◆ YOUR INSTRUCTIONS: With no edits of any kind, print each record that follows.

(Stored items)
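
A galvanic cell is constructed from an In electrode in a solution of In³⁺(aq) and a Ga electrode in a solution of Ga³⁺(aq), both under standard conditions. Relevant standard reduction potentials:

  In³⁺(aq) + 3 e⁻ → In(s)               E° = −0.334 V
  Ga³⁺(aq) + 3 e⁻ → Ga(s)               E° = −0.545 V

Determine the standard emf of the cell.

+0.211 V

The In³⁺/In couple has the higher E°, so In ion is reduced (cathode) and Ga is oxidized (anode).
E°cell = E°(cathode) − E°(anode) = −0.334 − (−0.545) = +0.211 V.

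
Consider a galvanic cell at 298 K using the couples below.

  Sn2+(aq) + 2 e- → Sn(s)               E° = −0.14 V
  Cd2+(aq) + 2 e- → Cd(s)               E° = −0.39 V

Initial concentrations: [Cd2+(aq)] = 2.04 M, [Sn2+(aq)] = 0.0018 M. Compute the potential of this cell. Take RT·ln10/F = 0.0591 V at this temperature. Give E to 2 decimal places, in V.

+0.16 V

The Sn²⁺/Sn couple has the more positive E°, so it is the cathode; Cd²⁺/Cd is the anode.
The standard potential is −0.14 − (−0.39) = +0.25 V and the balanced reaction transfers n = 2 electrons.
The balanced reaction is Sn2+(aq) + Cd(s) → Sn(s) + Cd2+(aq), so Q = [Cd2+(aq)] / [Sn2+(aq)] = 1.13×10^3 and log Q = 3.054.
Applying E = E° − (RT ln10/nF)·log Q gives +0.25 − (0.0591/2)(3.054) = +0.16 V.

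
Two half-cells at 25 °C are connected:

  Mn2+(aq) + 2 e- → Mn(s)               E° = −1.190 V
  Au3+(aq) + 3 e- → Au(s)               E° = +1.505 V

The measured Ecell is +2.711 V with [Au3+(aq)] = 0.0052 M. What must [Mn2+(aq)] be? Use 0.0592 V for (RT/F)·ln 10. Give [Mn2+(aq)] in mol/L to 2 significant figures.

The Au³⁺/Au couple has the larger reduction potential, so it is the cathode: E°cell = +1.505 − (−1.190) = +2.695 V and n = 6.
From the Nernst equation, log Q = n(E° − E)/0.0592 = 6·(+2.695 − (+2.711))/0.0592 = −1.622.
Balancing electrons gives 2 Au3+(aq) + 3 Mn(s) → 2 Au(s) + 3 Mn2+(aq); thus Q = [Mn2+(aq)]^3 / [Au3+(aq)]^2.
Solving for the unknown gives log [Mn2+(aq)] = −2.063, so [Mn2+(aq)] ≈ 0.0086 M.

0.0086 M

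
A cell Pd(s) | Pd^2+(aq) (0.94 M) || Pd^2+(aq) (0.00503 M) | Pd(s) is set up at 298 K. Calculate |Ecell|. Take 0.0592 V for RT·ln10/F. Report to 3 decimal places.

For a concentration cell E°cell = 0, since both electrodes use the same couple.
The compartment with the higher Pd^2+(aq) concentration (0.94 M) acts as the cathode; ions are reduced there and produced at the dilute (0.00503 M) anode.
With n = 2, Ecell = −(0.0592/2)·log([dilute]/[conc]) = −(0.0592/2)·log(0.00503/0.94) = +0.067 V.

0.067 V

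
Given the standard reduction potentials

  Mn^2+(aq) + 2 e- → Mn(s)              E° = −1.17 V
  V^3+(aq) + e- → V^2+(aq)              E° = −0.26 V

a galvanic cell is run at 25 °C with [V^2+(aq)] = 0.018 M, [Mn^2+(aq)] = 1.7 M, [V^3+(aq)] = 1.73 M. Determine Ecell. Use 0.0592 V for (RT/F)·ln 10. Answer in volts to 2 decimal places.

+1.02 V

V³⁺/V²⁺ is reduced (cathode, E° = −0.26 V) and Mn²⁺/Mn is oxidized (anode).
The standard potential is −0.26 − (−1.17) = +0.91 V and the balanced reaction transfers n = 2 electrons.
The balanced reaction is 2 V^3+(aq) + Mn(s) → 2 V^2+(aq) + Mn^2+(aq), so Q = ([V^2+(aq)]^2·[Mn^2+(aq)]) / [V^3+(aq)]^2 = 0.000184 and log Q = −3.735.
E = E° − (0.0592/n)·log Q = +0.91 − (0.0592/2)(−3.735) = +1.02 V.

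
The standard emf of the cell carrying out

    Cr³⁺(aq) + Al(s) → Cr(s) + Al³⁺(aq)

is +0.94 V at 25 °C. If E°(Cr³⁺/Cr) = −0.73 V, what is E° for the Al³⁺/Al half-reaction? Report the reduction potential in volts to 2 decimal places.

−1.67 V

In the reaction as written the Cr³⁺/Cr couple is reduced (cathode) and Al³⁺/Al is oxidized (anode), so E°cell = E°(Cr³⁺/Cr) − E°(Al³⁺/Al).
E°(Al³⁺/Al) = E°(cathode) − E°cell = −0.73 − (+0.94) = −1.67 V.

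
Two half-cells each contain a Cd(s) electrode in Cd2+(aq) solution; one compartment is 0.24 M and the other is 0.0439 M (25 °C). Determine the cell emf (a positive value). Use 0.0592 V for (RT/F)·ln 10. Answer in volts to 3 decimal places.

0.022 V

For a concentration cell E°cell = 0, since both electrodes use the same couple.
The compartment with the higher Cd2+(aq) concentration (0.24 M) acts as the cathode; ions are reduced there and produced at the dilute (0.0439 M) anode.
With n = 2, Ecell = −(0.0592/2)·log([dilute]/[conc]) = −(0.0592/2)·log(0.0439/0.24) = +0.022 V.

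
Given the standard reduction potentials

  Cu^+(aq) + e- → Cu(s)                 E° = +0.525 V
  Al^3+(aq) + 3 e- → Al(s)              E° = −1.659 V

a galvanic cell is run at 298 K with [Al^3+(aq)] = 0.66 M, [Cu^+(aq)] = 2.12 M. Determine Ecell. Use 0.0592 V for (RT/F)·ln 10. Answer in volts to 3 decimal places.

+2.207 V

Cu⁺/Cu is reduced (cathode, E° = +0.525 V) and Al³⁺/Al is oxidized (anode).
E°cell = E°cat − E°an = +0.525 − (−1.659) = +2.184 V; n = 3.
Balancing gives 3 Cu^+(aq) + Al(s) → 3 Cu(s) + Al^3+(aq); hence Q = [Al^3+(aq)] / [Cu^+(aq)]^3 = 0.0693 (log Q = −1.159).
E = E° − (0.0592/n)·log Q = +2.184 − (0.0592/3)(−1.159) = +2.207 V.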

◆ WRITTEN ANSWER:
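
A galvanic cell is constructed from an In electrode in a solution of In³⁺(aq) and a Ga electrode in a solution of Ga³⁺(aq), both under standard conditions. Relevant standard reduction potentials:

  In³⁺(aq) + 3 e⁻ → In(s)               E° = −0.334 V
  Ga³⁺(aq) + 3 e⁻ → Ga(s)               E° = −0.545 V

Determine the standard emf of the cell.

+0.211 V

The In³⁺/In couple has the higher E°, so In ion is reduced (cathode) and Ga is oxidized (anode).
E°cell = E°(cathode) − E°(anode) = −0.334 − (−0.545) = +0.211 V.

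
Consider a galvanic cell at 298 K using the couples below.

  Sn2+(aq) + 2 e- → Sn(s)               E° = −0.14 V
  Cd2+(aq) + 2 e- → Cd(s)               E° = −0.39 V

Initial concentrations: [Cd2+(aq)] = 2.04 M, [Sn2+(aq)] = 0.0018 M. Compute the potential of this cell. Take RT·ln10/F = 0.0591 V at this temperature. Give E to 2 decimal places, in V.

+0.16 V

The Sn²⁺/Sn couple has the more positive E°, so it is the cathode; Cd²⁺/Cd is the anode.
The standard potential is −0.14 − (−0.39) = +0.25 V and the balanced reaction transfers n = 2 electrons.
The balanced reaction is Sn2+(aq) + Cd(s) → Sn(s) + Cd2+(aq), so Q = [Cd2+(aq)] / [Sn2+(aq)] = 1.13×10^3 and log Q = 3.054.
Applying E = E° − (RT ln10/nF)·log Q gives +0.25 − (0.0591/2)(3.054) = +0.16 V.

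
Two half-cells at 25 °C are connected:

  Mn2+(aq) + 2 e- → Mn(s)               E° = −1.190 V
  Au3+(aq) + 3 e- → Au(s)               E° = +1.505 V

The measured Ecell is +2.711 V with [Au3+(aq)] = 0.0052 M. What must [Mn2+(aq)] be? Use 0.0592 V for (RT/F)·ln 10. Give [Mn2+(aq)] in mol/L to 2 significant figures.

The Au³⁺/Au couple has the larger reduction potential, so it is the cathode: E°cell = +1.505 − (−1.190) = +2.695 V and n = 6.
From the Nernst equation, log Q = n(E° − E)/0.0592 = 6·(+2.695 − (+2.711))/0.0592 = −1.622.
Balancing electrons gives 2 Au3+(aq) + 3 Mn(s) → 2 Au(s) + 3 Mn2+(aq); thus Q = [Mn2+(aq)]^3 / [Au3+(aq)]^2.
Solving for the unknown gives log [Mn2+(aq)] = −2.063, so [Mn2+(aq)] ≈ 0.0086 M.

0.0086 M

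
A cell Pd(s) | Pd^2+(aq) (0.94 M) || Pd^2+(aq) (0.00503 M) | Pd(s) is set up at 298 K. Calculate |Ecell|. Take 0.0592 V for RT·ln10/F. Report to 3 decimal places.

For a concentration cell E°cell = 0, since both electrodes use the same couple.
The compartment with the higher Pd^2+(aq) concentration (0.94 M) acts as the cathode; ions are reduced there and produced at the dilute (0.00503 M) anode.
With n = 2, Ecell = −(0.0592/2)·log([dilute]/[conc]) = −(0.0592/2)·log(0.00503/0.94) = +0.067 V.

0.067 V

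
Given the standard reduction potentials

  Mn^2+(aq) + 2 e- → Mn(s)              E° = −1.17 V
  V^3+(aq) + e- → V^2+(aq)              E° = −0.26 V

a galvanic cell is run at 25 °C with [V^2+(aq)] = 0.018 M, [Mn^2+(aq)] = 1.7 M, [V^3+(aq)] = 1.73 M. Determine Ecell. Use 0.0592 V for (RT/F)·ln 10. Answer in volts to 2 decimal places.

+1.02 V

V³⁺/V²⁺ is reduced (cathode, E° = −0.26 V) and Mn²⁺/Mn is oxidized (anode).
The standard potential is −0.26 − (−1.17) = +0.91 V and the balanced reaction transfers n = 2 electrons.
The balanced reaction is 2 V^3+(aq) + Mn(s) → 2 V^2+(aq) + Mn^2+(aq), so Q = ([V^2+(aq)]^2·[Mn^2+(aq)]) / [V^3+(aq)]^2 = 0.000184 and log Q = −3.735.
E = E° − (0.0592/n)·log Q = +0.91 − (0.0592/2)(−3.735) = +1.02 V.

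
The standard emf of the cell carrying out

    Cr³⁺(aq) + Al(s) → Cr(s) + Al³⁺(aq)

is +0.94 V at 25 °C. If E°(Cr³⁺/Cr) = −0.73 V, what is E° for the Al³⁺/Al half-reaction? Report the reduction potential in volts to 2 decimal places.

−1.67 V

In the reaction as written the Cr³⁺/Cr couple is reduced (cathode) and Al³⁺/Al is oxidized (anode), so E°cell = E°(Cr³⁺/Cr) − E°(Al³⁺/Al).
E°(Al³⁺/Al) = E°(cathode) − E°cell = −0.73 − (+0.94) = −1.67 V.

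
Two half-cells each contain a Cd(s) electrode in Cd2+(aq) solution; one compartment is 0.24 M and the other is 0.0439 M (25 °C). Determine the cell emf (a positive value). Use 0.0592 V for (RT/F)·ln 10. Answer in volts to 3 decimal places.

0.022 V

For a concentration cell E°cell = 0, since both electrodes use the same couple.
The compartment with the higher Cd2+(aq) concentration (0.24 M) acts as the cathode; ions are reduced there and produced at the dilute (0.0439 M) anode.
With n = 2, Ecell = −(0.0592/2)·log([dilute]/[conc]) = −(0.0592/2)·log(0.0439/0.24) = +0.022 V.

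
Given the standard reduction potentials

  Cu^+(aq) + e- → Cu(s)                 E° = +0.525 V
  Al^3+(aq) + 3 e- → Al(s)              E° = −1.659 V

a galvanic cell is run at 298 K with [Al^3+(aq)] = 0.66 M, [Cu^+(aq)] = 2.12 M. Determine Ecell. Use 0.0592 V for (RT/F)·ln 10. Answer in volts to 3 decimal places.

+2.207 V

Cu⁺/Cu is reduced (cathode, E° = +0.525 V) and Al³⁺/Al is oxidized (anode).
E°cell = E°cat − E°an = +0.525 − (−1.659) = +2.184 V; n = 3.
Balancing gives 3 Cu^+(aq) + Al(s) → 3 Cu(s) + Al^3+(aq); hence Q = [Al^3+(aq)] / [Cu^+(aq)]^3 = 0.0693 (log Q = −1.159).
E = E° − (0.0592/n)·log Q = +2.184 − (0.0592/3)(−1.159) = +2.207 V.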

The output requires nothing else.